▸ Listed entries
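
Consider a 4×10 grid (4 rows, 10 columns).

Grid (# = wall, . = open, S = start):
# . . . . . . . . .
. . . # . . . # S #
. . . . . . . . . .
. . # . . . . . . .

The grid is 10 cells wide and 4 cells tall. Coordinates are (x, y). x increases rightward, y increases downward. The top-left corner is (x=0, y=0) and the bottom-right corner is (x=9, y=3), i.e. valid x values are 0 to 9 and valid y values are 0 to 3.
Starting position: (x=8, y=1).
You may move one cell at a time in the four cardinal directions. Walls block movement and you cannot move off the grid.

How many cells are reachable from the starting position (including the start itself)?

BFS flood-fill from (x=8, y=1):
  Distance 0: (x=8, y=1)
  Distance 1: (x=8, y=0), (x=8, y=2)
  Distance 2: (x=7, y=0), (x=9, y=0), (x=7, y=2), (x=9, y=2), (x=8, y=3)
  Distance 3: (x=6, y=0), (x=6, y=2), (x=7, y=3), (x=9, y=3)
  Distance 4: (x=5, y=0), (x=6, y=1), (x=5, y=2), (x=6, y=3)
  Distance 5: (x=4, y=0), (x=5, y=1), (x=4, y=2), (x=5, y=3)
  Distance 6: (x=3, y=0), (x=4, y=1), (x=3, y=2), (x=4, y=3)
  Distance 7: (x=2, y=0), (x=2, y=2), (x=3, y=3)
  Distance 8: (x=1, y=0), (x=2, y=1), (x=1, y=2)
  Distance 9: (x=1, y=1), (x=0, y=2), (x=1, y=3)
  Distance 10: (x=0, y=1), (x=0, y=3)
Total reachable: 35 (grid has 35 open cells total)

Answer: Reachable cells: 35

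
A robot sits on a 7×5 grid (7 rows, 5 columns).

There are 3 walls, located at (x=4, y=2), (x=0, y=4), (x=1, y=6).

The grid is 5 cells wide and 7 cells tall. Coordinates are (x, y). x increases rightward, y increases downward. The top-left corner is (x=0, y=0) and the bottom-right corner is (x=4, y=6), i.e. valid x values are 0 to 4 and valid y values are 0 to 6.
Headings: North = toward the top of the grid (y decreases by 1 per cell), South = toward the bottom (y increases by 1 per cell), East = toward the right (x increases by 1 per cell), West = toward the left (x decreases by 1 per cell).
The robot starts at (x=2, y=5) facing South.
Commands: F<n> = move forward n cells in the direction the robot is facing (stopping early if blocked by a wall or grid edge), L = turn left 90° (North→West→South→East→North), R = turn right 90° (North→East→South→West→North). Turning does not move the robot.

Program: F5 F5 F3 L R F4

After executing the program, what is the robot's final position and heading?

Answer: Final position: (x=2, y=6), facing South

Derivation:
Start: (x=2, y=5), facing South
  F5: move forward 1/5 (blocked), now at (x=2, y=6)
  F5: move forward 0/5 (blocked), now at (x=2, y=6)
  F3: move forward 0/3 (blocked), now at (x=2, y=6)
  L: turn left, now facing East
  R: turn right, now facing South
  F4: move forward 0/4 (blocked), now at (x=2, y=6)
Final: (x=2, y=6), facing South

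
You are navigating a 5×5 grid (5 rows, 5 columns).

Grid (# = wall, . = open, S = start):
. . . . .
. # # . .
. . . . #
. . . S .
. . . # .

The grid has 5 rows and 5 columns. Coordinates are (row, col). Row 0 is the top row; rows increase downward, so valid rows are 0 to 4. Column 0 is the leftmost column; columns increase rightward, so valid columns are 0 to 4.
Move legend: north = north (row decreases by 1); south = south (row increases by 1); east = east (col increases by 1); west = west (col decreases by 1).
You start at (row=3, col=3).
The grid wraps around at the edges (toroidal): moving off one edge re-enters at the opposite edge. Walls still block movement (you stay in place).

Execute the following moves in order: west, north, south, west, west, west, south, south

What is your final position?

Answer: Final position: (row=0, col=4)

Derivation:
Start: (row=3, col=3)
  west (west): (row=3, col=3) -> (row=3, col=2)
  north (north): (row=3, col=2) -> (row=2, col=2)
  south (south): (row=2, col=2) -> (row=3, col=2)
  west (west): (row=3, col=2) -> (row=3, col=1)
  west (west): (row=3, col=1) -> (row=3, col=0)
  west (west): (row=3, col=0) -> (row=3, col=4)
  south (south): (row=3, col=4) -> (row=4, col=4)
  south (south): (row=4, col=4) -> (row=0, col=4)
Final: (row=0, col=4)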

▸ Activity
Scan the records above for the string "values", then report every line that contains it.

▸ Answer
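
The grid is 10 cells wide and 4 cells tall. Coordinates are (x, y). x increases rightward, y increases downward. The top-left corner is (x=0, y=0) and the bottom-right corner is (x=9, y=3), i.e. valid x values are 0 to 9 and valid y values are 0 to 3.
The grid is 5 cells wide and 7 cells tall. Coordinates are (x, y). x increases rightward, y increases downward. The top-left corner is (x=0, y=0) and the bottom-right corner is (x=4, y=6), i.e. valid x values are 0 to 4 and valid y values are 0 to 6.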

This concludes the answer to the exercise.